=== Instructions for the task ===
Please copy each line below that contains the string "divisions".

::::::

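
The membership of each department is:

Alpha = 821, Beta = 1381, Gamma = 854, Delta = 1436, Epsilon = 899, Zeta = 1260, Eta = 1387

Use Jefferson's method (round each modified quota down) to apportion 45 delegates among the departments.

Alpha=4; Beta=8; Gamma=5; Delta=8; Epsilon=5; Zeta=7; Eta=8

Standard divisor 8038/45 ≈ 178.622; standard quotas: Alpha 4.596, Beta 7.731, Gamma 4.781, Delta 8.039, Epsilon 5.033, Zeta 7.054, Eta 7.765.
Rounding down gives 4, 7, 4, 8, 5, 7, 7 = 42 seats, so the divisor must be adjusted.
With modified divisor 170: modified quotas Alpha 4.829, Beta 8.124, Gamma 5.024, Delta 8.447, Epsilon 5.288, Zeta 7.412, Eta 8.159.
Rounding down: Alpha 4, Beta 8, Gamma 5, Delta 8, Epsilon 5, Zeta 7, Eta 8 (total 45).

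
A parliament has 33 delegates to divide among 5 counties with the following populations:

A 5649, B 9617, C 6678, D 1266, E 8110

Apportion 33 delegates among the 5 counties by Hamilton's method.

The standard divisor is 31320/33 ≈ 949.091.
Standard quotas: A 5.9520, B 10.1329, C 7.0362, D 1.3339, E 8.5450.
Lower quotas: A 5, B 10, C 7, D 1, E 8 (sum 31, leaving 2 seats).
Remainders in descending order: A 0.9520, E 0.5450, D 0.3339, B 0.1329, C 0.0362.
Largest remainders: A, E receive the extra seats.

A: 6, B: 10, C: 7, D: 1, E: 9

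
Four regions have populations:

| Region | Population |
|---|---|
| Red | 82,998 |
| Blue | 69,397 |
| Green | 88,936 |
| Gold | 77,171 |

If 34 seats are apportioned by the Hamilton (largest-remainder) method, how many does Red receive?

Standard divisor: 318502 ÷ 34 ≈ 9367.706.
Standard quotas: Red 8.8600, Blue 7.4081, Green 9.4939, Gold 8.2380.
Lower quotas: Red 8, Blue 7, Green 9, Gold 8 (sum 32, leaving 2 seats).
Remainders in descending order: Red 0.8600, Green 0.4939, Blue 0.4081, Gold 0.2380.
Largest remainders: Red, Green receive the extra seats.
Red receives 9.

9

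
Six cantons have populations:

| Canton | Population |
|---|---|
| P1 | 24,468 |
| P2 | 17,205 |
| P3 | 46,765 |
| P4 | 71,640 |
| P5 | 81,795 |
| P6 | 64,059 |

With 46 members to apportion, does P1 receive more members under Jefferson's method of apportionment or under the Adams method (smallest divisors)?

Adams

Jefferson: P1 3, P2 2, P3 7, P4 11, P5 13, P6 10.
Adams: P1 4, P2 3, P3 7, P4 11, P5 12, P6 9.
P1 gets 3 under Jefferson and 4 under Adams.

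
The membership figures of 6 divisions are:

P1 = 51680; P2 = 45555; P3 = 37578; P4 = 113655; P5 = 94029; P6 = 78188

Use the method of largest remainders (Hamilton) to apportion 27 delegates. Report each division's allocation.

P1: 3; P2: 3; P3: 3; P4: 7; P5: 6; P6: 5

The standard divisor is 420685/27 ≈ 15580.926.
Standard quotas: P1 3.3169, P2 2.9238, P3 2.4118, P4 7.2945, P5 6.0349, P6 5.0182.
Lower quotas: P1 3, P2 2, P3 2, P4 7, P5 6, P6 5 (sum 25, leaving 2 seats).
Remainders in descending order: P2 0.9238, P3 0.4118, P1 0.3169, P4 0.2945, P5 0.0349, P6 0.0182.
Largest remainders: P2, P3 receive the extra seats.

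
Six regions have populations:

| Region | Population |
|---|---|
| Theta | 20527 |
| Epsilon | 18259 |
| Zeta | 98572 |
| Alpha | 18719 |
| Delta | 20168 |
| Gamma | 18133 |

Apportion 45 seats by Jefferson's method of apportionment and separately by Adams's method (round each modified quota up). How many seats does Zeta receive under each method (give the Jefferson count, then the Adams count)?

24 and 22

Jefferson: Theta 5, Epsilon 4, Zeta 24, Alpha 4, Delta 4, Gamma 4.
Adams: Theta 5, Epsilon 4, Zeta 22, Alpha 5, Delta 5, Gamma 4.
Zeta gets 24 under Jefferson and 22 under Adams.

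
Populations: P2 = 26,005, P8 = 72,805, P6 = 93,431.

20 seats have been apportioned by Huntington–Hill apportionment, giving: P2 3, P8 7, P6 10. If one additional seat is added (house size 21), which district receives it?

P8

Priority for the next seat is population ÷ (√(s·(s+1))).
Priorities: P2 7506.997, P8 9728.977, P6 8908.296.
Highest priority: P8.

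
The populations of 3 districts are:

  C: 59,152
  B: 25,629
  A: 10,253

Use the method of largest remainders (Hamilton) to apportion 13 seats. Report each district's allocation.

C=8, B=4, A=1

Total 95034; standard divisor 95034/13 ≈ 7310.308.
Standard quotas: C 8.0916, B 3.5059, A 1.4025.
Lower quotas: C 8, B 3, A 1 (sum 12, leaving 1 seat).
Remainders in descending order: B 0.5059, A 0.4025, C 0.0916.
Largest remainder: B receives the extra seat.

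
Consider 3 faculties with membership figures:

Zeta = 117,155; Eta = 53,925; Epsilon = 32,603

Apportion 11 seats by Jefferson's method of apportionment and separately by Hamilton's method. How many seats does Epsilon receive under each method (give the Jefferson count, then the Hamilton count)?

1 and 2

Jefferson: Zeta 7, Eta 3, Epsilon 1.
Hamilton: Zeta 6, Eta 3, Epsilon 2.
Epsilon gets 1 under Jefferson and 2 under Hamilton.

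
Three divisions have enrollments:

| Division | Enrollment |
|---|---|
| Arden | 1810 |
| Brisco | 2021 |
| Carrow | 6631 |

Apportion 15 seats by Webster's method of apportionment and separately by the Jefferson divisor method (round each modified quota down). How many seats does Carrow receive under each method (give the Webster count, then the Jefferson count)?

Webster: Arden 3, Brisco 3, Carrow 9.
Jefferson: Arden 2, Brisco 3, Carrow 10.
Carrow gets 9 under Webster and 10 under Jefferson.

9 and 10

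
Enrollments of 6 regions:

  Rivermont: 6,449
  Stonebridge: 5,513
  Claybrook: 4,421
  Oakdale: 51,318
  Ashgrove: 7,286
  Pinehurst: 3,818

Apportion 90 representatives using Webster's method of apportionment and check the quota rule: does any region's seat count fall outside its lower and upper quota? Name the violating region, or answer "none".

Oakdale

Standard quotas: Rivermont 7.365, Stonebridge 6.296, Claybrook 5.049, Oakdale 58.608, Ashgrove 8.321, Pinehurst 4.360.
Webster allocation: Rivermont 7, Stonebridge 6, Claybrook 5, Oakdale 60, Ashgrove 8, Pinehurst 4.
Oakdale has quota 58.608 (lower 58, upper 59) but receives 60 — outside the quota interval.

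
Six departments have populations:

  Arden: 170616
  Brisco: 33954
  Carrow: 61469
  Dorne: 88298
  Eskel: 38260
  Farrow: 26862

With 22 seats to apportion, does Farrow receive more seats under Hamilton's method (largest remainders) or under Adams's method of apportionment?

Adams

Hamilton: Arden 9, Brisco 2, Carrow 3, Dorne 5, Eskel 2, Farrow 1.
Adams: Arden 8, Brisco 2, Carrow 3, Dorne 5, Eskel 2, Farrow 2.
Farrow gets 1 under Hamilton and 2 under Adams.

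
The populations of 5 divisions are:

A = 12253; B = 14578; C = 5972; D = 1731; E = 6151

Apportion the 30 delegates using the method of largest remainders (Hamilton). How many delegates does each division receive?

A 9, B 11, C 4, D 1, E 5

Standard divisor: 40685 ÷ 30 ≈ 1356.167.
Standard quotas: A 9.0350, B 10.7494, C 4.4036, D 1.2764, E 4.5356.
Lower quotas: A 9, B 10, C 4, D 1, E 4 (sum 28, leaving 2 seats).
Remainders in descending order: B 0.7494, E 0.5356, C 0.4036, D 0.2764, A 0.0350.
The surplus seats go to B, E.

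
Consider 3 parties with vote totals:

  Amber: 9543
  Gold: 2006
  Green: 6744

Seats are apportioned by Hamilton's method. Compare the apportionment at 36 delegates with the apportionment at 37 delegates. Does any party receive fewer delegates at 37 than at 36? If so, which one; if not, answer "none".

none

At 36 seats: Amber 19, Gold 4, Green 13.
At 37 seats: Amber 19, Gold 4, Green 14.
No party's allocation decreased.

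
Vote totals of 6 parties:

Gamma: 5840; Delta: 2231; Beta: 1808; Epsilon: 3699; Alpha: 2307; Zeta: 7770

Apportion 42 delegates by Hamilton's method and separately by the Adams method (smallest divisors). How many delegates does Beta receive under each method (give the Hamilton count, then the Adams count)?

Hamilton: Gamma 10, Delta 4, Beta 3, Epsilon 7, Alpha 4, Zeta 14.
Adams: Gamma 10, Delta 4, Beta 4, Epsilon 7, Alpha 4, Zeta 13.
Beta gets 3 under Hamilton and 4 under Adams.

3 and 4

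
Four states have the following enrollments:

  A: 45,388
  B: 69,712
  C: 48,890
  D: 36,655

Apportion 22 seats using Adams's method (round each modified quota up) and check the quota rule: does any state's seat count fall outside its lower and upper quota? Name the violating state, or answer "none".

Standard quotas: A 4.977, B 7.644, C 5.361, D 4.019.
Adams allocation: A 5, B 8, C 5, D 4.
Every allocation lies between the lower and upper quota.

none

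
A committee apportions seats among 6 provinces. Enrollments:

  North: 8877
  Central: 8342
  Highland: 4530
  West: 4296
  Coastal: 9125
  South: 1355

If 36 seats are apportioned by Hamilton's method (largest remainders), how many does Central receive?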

::::::

=== Solved exercise ===
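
The membership figures of 6 divisions are:
Three divisions have enrollments:
The populations of 5 divisions are: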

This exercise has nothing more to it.